**Data to process:**
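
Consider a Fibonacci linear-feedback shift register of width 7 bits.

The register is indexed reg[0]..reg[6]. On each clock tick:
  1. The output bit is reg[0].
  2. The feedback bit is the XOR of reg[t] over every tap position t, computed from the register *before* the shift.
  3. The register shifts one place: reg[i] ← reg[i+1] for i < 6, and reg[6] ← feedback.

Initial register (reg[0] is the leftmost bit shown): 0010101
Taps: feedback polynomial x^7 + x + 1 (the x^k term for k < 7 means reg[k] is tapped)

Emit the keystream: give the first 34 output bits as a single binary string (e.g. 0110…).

0010101011111110000001000001100001

step | reg (before) | out | fb
   0 | 0010101 | 0 | 0
   1 | 0101010 | 0 | 1
   2 | 1010101 | 1 | 1
   3 | 0101011 | 0 | 1
   4 | 1010111 | 1 | 1
   5 | 0101111 | 0 | 1
   6 | 1011111 | 1 | 1
   7 | 0111111 | 0 | 1
   8 | 1111111 | 1 | 0
   9 | 1111110 | 1 | 0
  10 | 1111100 | 1 | 0
  11 | 1111000 | 1 | 0
  12 | 1110000 | 1 | 0
  13 | 1100000 | 1 | 0
  14 | 1000000 | 1 | 1
  15 | 0000001 | 0 | 0
  16 | 0000010 | 0 | 0
  17 | 0000100 | 0 | 0
  18 | 0001000 | 0 | 0
  19 | 0010000 | 0 | 0
  20 | 0100000 | 0 | 1
  21 | 1000001 | 1 | 1
  22 | 0000011 | 0 | 0
  23 | 0000110 | 0 | 0
  24 | 0001100 | 0 | 0
  25 | 0011000 | 0 | 0
  26 | 0110000 | 0 | 1
  27 | 1100001 | 1 | 0
  28 | 1000010 | 1 | 1
  29 | 0000101 | 0 | 0
  30 | 0001010 | 0 | 0
  31 | 0010100 | 0 | 0
  32 | 0101000 | 0 | 1
  33 | 1010001 | 1 | 1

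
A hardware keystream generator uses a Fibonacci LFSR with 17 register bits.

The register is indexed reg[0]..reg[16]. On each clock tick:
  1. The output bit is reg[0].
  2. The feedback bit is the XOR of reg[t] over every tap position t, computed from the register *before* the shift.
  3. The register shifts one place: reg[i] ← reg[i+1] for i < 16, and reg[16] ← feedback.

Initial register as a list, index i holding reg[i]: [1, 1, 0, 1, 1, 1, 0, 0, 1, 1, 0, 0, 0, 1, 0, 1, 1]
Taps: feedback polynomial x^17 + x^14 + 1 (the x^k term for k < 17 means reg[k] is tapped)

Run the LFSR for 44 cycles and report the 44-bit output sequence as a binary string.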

**Instructions to follow:** Return each line of the material above that holds the string "shifts".

**Response:**
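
  3. The register shifts one place: reg[i] ← reg[i+1] for i < 6, and reg[6] ← feedback.
  3. The register shifts one place: reg[i] ← reg[i+1] for i < 16, and reg[16] ← feedback.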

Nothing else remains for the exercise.